*** Block opens ***
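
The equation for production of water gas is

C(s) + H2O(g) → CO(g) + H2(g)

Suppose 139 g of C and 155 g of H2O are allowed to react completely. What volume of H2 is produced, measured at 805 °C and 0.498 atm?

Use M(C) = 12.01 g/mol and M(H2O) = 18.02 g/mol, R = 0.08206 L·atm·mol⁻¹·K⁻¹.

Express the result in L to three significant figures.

1530 L

n(C) = 139 / 12.01 = 11.57 mol
n(H2O) = 155 / 18.02 = 8.602 mol
For 11.57 mol C, stoichiometry requires (1/1) × 11.57 = 11.57 mol H2O; 8.602 mol is available, so H2O is limiting.
n(H2) = (1/1) × 8.602 = 8.602 mol
V(H2) = nRT/P = 8.602 × 0.08206 × 1078.15 / 0.498 = 1528 L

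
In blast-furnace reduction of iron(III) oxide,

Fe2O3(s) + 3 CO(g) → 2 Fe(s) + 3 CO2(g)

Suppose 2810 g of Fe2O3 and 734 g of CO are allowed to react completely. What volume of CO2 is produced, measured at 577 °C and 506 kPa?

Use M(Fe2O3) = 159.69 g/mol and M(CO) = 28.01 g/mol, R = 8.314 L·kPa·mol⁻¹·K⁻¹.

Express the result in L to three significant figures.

n(Fe2O3) = 2810 / 159.69 = 17.60 mol
n(CO) = 734 / 28.01 = 26.20 mol
For 17.60 mol Fe2O3, stoichiometry requires (3/1) × 17.60 = 52.80 mol CO; 26.20 mol is available, so CO is limiting.
n(CO2) = (3/3) × 26.20 = 26.20 mol
V(CO2) = nRT/P = 26.20 × 8.314 × 850.15 / 506 = 366.0 L

366 L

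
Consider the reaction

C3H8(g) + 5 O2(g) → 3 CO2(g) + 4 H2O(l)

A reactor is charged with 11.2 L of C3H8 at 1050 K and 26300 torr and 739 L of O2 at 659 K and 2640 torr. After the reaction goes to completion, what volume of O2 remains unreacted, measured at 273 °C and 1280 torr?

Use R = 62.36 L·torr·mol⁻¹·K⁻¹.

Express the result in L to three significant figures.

665 L

n(C3H8) = PV/RT = (26300 × 11.2) / (62.36 × 1050) = 4.499 mol
n(O2) = PV/RT = (2640 × 739) / (62.36 × 659) = 47.47 mol
For 4.499 mol C3H8, stoichiometry requires (5/1) × 4.499 = 22.49 mol O2; 47.47 mol is available, so C3H8 is limiting.
n(O2) consumed = (5/1) × 4.499 = 22.49 mol; remaining = 47.47 − 22.49 = 24.98 mol
V(O2) = nRT/P = 24.98 × 62.36 × 546.15 / 1280 = 664.7 L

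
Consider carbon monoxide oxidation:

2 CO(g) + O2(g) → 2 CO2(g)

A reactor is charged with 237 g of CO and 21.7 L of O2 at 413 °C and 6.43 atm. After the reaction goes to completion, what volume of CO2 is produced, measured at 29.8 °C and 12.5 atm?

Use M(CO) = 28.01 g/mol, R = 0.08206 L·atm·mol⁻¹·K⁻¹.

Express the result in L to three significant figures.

9.86 L

n(CO) = 237 / 28.01 = 8.461 mol
n(O2) = PV/RT = (6.43 × 21.7) / (0.08206 × 686.15) = 2.478 mol
For 8.461 mol CO, stoichiometry requires (1/2) × 8.461 = 4.231 mol O2; 2.478 mol is available, so O2 is limiting.
n(CO2) = (2/1) × 2.478 = 4.956 mol
V(CO2) = nRT/P = 4.956 × 0.08206 × 302.95 / 12.5 = 9.857 L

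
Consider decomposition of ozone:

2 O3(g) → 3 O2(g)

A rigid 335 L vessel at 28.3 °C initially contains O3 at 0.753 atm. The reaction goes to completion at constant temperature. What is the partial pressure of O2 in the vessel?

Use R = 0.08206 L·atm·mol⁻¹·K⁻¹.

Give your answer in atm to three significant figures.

1.13 atm

n(O3)₀ = PV/RT = (0.753 × 335) / (0.08206 × 301.45) = 10.20 mol
n(O2) = (3/2) × 10.20 = 15.30 mol
P(O2) = nRT/V = 15.30 × 0.08206 × 301.45 / 335 = 1.130 atm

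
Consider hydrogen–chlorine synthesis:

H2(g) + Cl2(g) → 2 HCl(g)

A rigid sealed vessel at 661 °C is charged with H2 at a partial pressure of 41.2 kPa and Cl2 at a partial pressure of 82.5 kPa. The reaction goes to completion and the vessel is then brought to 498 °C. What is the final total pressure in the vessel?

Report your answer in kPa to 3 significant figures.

At constant V, partial pressures at 661 °C are proportional to moles, so apply stoichiometry directly to pressures.
P(Cl2) required for 41.2 kPa of H2 = (1/1) × 41.2 = 41.20 kPa; available 82.5 kPa, so H2 is limiting.
P(Cl2) remaining = 82.5 − (1/1) × 41.2 = 41.30 kPa
P(gaseous products) = (2)/1 × 41.2 = 82.40 kPa
P_total at 661 °C = 41.30 + 82.40 = 123.7 kPa
Scaling to 498 °C: P = 123.7 × 771.15/934.15 = 102.1 kPa

102 kPa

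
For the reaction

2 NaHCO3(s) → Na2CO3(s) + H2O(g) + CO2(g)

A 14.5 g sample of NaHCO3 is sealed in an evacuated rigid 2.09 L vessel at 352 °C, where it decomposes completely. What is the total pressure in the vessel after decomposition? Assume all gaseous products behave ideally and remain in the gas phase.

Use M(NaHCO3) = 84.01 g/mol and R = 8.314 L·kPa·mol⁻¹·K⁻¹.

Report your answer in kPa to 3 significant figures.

n(NaHCO3) = 14.5 / 84.01 = 0.1726 mol
n(gas produced) = (2/2) × 0.1726 = 0.1726 mol
P = nRT/V = 0.1726 × 8.314 × 625.15 / 2.09 = 429.2 kPa

429 kPa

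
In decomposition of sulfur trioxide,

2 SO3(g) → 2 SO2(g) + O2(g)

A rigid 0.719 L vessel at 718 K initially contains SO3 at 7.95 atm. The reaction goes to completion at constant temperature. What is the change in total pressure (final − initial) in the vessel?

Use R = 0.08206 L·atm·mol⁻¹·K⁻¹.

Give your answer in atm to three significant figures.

3.98 atm

At constant T and V, P ∝ n(gas): 2 mol gas → 3 mol gas.
P_final = (3/2) × 7.95 = 11.93 atm; ΔP = 11.93 − 7.95 = 3.980 atm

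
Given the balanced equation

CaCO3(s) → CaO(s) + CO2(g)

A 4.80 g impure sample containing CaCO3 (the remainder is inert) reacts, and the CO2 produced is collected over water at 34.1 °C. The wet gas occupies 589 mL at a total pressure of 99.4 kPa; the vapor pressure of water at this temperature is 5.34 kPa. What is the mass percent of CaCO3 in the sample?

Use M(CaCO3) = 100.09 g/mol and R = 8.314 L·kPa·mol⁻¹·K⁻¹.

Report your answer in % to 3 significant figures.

P(CO2) = 99.4 − 5.34 = 94.06 kPa
n(CO2) = PV/RT = (94.06 × 0.5890) / (8.314 × 307.25) = 0.02169 mol
n(CaCO3) = (1/1) × 0.02169 = 0.02169 mol
m(CaCO3) = 0.02169 × 100.09 = 2.171 g
%CaCO3 = 2.171 / 4.80 × 100 = 45.23%

45.2 %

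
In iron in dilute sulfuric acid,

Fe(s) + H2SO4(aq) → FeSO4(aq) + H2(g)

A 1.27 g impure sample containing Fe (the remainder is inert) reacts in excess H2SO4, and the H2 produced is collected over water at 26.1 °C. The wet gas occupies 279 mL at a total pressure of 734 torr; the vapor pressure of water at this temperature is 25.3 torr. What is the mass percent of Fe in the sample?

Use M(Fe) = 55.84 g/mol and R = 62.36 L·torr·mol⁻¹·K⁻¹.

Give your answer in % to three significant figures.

46.6 %

P(H2) = 734 − 25.3 = 708.7 torr
n(H2) = PV/RT = (708.7 × 0.2790) / (62.36 × 299.25) = 0.01060 mol
n(Fe) = (1/1) × 0.01060 = 0.01060 mol
m(Fe) = 0.01060 × 55.84 = 0.5919 g
%Fe = 0.5919 / 1.27 × 100 = 46.61%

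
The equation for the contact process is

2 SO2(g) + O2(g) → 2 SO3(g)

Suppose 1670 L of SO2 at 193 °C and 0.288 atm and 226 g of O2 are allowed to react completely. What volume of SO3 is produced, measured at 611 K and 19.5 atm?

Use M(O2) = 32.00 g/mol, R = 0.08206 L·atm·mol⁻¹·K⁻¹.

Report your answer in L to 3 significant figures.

32.3 L

n(SO2) = PV/RT = (0.288 × 1670) / (0.08206 × 466.15) = 12.57 mol
n(O2) = 226 / 32.00 = 7.062 mol
For 12.57 mol SO2, stoichiometry requires (1/2) × 12.57 = 6.285 mol O2; 7.062 mol is available, so SO2 is limiting.
n(SO3) = (2/2) × 12.57 = 12.57 mol
V(SO3) = nRT/P = 12.57 × 0.08206 × 611 / 19.5 = 32.32 L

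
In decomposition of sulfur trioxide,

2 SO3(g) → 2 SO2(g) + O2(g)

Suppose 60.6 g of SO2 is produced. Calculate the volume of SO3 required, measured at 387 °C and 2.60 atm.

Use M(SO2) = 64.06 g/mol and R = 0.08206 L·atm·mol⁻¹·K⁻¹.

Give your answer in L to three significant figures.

19.7 L

n(SO2) = 60.60 / 64.06 = 0.9460 mol
n(SO3) = (2/2) × 0.9460 = 0.9460 mol
V = nRT/P = 0.9460 × 0.08206 × 660.15 / 2.60 = 19.71 L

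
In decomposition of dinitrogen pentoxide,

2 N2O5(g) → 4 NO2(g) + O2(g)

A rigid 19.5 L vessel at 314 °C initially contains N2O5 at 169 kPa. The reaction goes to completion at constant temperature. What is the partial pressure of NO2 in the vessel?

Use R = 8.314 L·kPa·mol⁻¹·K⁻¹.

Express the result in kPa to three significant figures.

n(N2O5)₀ = PV/RT = (169 × 19.5) / (8.314 × 587.15) = 0.6751 mol
n(NO2) = (4/2) × 0.6751 = 1.350 mol
P(NO2) = nRT/V = 1.350 × 8.314 × 587.15 / 19.5 = 338.0 kPa

338 kPa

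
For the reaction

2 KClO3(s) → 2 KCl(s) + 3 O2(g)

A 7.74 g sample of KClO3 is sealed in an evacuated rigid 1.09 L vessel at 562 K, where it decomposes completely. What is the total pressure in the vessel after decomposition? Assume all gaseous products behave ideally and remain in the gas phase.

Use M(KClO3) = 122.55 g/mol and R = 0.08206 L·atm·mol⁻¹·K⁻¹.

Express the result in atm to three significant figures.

4.01 atm

n(KClO3) = 7.74 / 122.55 = 0.06316 mol
n(gas produced) = (3/2) × 0.06316 = 0.09474 mol
P = nRT/V = 0.09474 × 0.08206 × 562 / 1.09 = 4.008 atm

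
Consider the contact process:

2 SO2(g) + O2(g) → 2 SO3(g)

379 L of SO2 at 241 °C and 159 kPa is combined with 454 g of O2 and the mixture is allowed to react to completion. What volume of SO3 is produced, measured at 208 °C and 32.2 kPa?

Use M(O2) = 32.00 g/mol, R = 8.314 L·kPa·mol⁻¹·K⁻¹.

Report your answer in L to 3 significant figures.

n(SO2) = PV/RT = (159 × 379) / (8.314 × 514.15) = 14.10 mol
n(O2) = 454 / 32.00 = 14.19 mol
For 14.10 mol SO2, stoichiometry requires (1/2) × 14.10 = 7.050 mol O2; 14.19 mol is available, so SO2 is limiting.
n(SO3) = (2/2) × 14.10 = 14.10 mol
V(SO3) = nRT/P = 14.10 × 8.314 × 481.15 / 32.2 = 1752 L

1750 L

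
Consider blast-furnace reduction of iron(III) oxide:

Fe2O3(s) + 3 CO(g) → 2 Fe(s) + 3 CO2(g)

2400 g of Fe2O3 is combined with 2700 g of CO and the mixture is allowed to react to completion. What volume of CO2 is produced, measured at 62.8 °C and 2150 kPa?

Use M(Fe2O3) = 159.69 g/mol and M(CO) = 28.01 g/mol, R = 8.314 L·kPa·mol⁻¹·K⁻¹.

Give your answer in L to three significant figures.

n(Fe2O3) = 2400 / 159.69 = 15.03 mol
n(CO) = 2700 / 28.01 = 96.39 mol
For 15.03 mol Fe2O3, stoichiometry requires (3/1) × 15.03 = 45.09 mol CO; 96.39 mol is available, so Fe2O3 is limiting.
n(CO2) = (3/1) × 15.03 = 45.09 mol
V(CO2) = nRT/P = 45.09 × 8.314 × 335.95 / 2150 = 58.58 L

58.6 L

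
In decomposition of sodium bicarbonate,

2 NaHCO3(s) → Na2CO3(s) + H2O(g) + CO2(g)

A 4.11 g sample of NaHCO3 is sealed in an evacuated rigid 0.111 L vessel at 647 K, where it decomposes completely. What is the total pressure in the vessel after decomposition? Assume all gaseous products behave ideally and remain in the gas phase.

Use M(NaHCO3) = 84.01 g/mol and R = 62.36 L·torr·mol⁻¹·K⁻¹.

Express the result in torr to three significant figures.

n(NaHCO3) = 4.11 / 84.01 = 0.04892 mol
n(gas produced) = (2/2) × 0.04892 = 0.04892 mol
P = nRT/V = 0.04892 × 62.36 × 647 / 0.111 = 17780 torr

17800 torr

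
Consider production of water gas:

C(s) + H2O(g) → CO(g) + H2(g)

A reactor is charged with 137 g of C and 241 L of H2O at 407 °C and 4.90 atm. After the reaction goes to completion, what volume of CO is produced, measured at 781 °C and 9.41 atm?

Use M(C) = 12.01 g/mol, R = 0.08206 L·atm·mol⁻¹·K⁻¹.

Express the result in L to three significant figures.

105 L

n(C) = 137 / 12.01 = 11.41 mol
n(H2O) = PV/RT = (4.90 × 241) / (0.08206 × 680.15) = 21.16 mol
For 11.41 mol C, stoichiometry requires (1/1) × 11.41 = 11.41 mol H2O; 21.16 mol is available, so C is limiting.
n(CO) = (1/1) × 11.41 = 11.41 mol
V(CO) = nRT/P = 11.41 × 0.08206 × 1054.15 / 9.41 = 104.9 L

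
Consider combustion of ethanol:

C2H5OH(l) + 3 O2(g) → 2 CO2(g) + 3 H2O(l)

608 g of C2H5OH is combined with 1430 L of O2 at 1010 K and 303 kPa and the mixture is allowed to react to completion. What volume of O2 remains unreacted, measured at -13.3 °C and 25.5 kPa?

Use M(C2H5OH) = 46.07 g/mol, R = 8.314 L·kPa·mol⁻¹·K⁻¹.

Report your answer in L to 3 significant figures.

n(C2H5OH) = 608 / 46.07 = 13.20 mol
n(O2) = PV/RT = (303 × 1430) / (8.314 × 1010) = 51.60 mol
For 13.20 mol C2H5OH, stoichiometry requires (3/1) × 13.20 = 39.60 mol O2; 51.60 mol is available, so C2H5OH is limiting.
n(O2) consumed = (3/1) × 13.20 = 39.60 mol; remaining = 51.60 − 39.60 = 12.00 mol
V(O2) = nRT/P = 12.00 × 8.314 × 259.85 / 25.5 = 1017 L

1020 L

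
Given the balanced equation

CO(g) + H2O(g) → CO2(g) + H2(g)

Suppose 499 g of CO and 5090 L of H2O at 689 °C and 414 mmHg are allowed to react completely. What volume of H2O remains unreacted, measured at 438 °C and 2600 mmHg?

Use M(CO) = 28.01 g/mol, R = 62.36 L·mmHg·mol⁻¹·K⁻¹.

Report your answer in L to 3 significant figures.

295 L

n(CO) = 499 / 28.01 = 17.82 mol
n(H2O) = PV/RT = (414 × 5090) / (62.36 × 962.15) = 35.12 mol
For 17.82 mol CO, stoichiometry requires (1/1) × 17.82 = 17.82 mol H2O; 35.12 mol is available, so CO is limiting.
n(H2O) consumed = (1/1) × 17.82 = 17.82 mol; remaining = 35.12 − 17.82 = 17.30 mol
V(H2O) = nRT/P = 17.30 × 62.36 × 711.15 / 2600 = 295.1 L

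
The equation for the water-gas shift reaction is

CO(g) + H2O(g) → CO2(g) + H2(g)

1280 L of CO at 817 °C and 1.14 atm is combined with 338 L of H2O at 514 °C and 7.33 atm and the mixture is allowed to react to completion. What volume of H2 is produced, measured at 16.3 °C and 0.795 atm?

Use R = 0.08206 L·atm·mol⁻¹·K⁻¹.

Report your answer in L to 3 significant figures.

487 L

n(CO) = PV/RT = (1.14 × 1280) / (0.08206 × 1090.15) = 16.31 mol
n(H2O) = PV/RT = (7.33 × 338) / (0.08206 × 787.15) = 38.36 mol
For 16.31 mol CO, stoichiometry requires (1/1) × 16.31 = 16.31 mol H2O; 38.36 mol is available, so CO is limiting.
n(H2) = (1/1) × 16.31 = 16.31 mol
V(H2) = nRT/P = 16.31 × 0.08206 × 289.45 / 0.795 = 487.3 L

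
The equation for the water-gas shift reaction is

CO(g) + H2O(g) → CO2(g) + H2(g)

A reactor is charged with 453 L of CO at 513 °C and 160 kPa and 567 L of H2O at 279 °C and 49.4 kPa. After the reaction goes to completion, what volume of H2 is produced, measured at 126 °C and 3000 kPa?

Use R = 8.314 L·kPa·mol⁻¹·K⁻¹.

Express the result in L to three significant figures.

n(CO) = PV/RT = (160 × 453) / (8.314 × 786.15) = 11.09 mol
n(H2O) = PV/RT = (49.4 × 567) / (8.314 × 552.15) = 6.102 mol
For 11.09 mol CO, stoichiometry requires (1/1) × 11.09 = 11.09 mol H2O; 6.102 mol is available, so H2O is limiting.
n(H2) = (1/1) × 6.102 = 6.102 mol
V(H2) = nRT/P = 6.102 × 8.314 × 399.15 / 3000 = 6.750 L

6.75 L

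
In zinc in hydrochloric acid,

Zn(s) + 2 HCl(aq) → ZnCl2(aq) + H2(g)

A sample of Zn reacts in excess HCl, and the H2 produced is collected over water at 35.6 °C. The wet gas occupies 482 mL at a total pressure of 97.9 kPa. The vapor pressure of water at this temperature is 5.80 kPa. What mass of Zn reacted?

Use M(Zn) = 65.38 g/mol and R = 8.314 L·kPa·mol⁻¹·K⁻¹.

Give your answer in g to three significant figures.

P(H2) = 97.9 − 5.80 = 92.10 kPa
n(H2) = PV/RT = (92.10 × 0.4820) / (8.314 × 308.75) = 0.01729 mol
n(Zn) = (1/1) × 0.01729 = 0.01729 mol
m(Zn) = 0.01729 × 65.38 = 1.130 g

1.13 g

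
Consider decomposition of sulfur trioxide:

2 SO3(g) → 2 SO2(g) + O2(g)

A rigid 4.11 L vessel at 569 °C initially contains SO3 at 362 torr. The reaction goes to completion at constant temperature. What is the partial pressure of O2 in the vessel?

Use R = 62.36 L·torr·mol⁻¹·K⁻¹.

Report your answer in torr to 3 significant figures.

n(SO3)₀ = PV/RT = (362 × 4.11) / (62.36 × 842.15) = 0.02833 mol
n(O2) = (1/2) × 0.02833 = 0.01417 mol
P(O2) = nRT/V = 0.01417 × 62.36 × 842.15 / 4.11 = 181.1 torr

181 torr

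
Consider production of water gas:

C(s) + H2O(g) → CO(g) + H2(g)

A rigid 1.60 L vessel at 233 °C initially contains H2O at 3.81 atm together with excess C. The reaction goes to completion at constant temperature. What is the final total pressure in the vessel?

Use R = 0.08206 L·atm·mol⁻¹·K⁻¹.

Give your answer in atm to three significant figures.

At constant T and V, P ∝ n(gas): 1 mol gas → 2 mol gas.
P_final = (2/1) × 3.81 = 7.620 atm

7.62 atm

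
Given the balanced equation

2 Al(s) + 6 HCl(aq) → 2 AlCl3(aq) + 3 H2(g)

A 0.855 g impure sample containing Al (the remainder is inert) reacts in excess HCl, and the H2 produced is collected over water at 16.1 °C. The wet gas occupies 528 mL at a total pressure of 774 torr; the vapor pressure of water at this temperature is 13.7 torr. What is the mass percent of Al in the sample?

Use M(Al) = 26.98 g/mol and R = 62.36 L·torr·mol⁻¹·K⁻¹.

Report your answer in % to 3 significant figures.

P(H2) = 774 − 13.7 = 760.3 torr
n(H2) = PV/RT = (760.3 × 0.5280) / (62.36 × 289.25) = 0.02226 mol
n(Al) = (2/3) × 0.02226 = 0.01484 mol
m(Al) = 0.01484 × 26.98 = 0.4004 g
%Al = 0.4004 / 0.855 × 100 = 46.83%

46.8 %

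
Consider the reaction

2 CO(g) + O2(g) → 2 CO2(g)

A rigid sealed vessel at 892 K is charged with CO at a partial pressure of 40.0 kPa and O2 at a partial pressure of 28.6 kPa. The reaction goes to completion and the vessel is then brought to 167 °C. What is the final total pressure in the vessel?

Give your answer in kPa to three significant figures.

Because the vessel is rigid and T is held at 892 K, work the stoichiometry in partial pressures (P_i = n_iRT/V).
P(O2) required for 40.0 kPa of CO = (1/2) × 40.0 = 20.00 kPa; available 28.6 kPa, so CO is limiting.
P(O2) remaining = 28.6 − (1/2) × 40.0 = 8.600 kPa
P(gaseous products) = (2)/2 × 40.0 = 40.00 kPa
P_total at 892 K = 8.600 + 40.00 = 48.60 kPa
Scaling to 167 °C: P = 48.60 × 440.15/892 = 23.98 kPa

24.0 kPa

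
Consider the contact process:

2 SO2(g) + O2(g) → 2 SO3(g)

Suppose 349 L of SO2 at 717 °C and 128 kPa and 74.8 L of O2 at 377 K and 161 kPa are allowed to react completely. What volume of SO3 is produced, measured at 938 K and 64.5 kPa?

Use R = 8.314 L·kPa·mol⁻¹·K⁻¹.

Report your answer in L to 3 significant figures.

656 L

n(SO2) = PV/RT = (128 × 349) / (8.314 × 990.15) = 5.427 mol
n(O2) = PV/RT = (161 × 74.8) / (8.314 × 377) = 3.842 mol
For 5.427 mol SO2, stoichiometry requires (1/2) × 5.427 = 2.713 mol O2; 3.842 mol is available, so SO2 is limiting.
n(SO3) = (2/2) × 5.427 = 5.427 mol
V(SO3) = nRT/P = 5.427 × 8.314 × 938 / 64.5 = 656.2 L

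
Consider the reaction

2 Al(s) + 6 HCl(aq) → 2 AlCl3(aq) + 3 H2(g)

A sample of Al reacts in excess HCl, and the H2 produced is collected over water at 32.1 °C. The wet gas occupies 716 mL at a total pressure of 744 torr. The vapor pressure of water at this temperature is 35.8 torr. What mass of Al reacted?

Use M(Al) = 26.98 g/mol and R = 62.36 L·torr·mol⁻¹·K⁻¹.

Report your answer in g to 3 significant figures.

0.479 g

P(H2) = 744 − 35.8 = 708.2 torr
n(H2) = PV/RT = (708.2 × 0.7160) / (62.36 × 305.25) = 0.02664 mol
n(Al) = (2/3) × 0.02664 = 0.01776 mol
m(Al) = 0.01776 × 26.98 = 0.4792 g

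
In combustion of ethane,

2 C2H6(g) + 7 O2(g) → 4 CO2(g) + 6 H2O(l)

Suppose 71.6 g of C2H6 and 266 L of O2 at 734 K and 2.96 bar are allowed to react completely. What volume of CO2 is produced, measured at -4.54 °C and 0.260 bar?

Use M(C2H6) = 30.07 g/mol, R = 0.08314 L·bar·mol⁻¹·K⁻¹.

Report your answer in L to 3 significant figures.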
*** Block closes ***
Exercise requirements:
Looking at the records above, say how many lines contain the string "Suppose". Give the number and no other words.

Worked solution:
7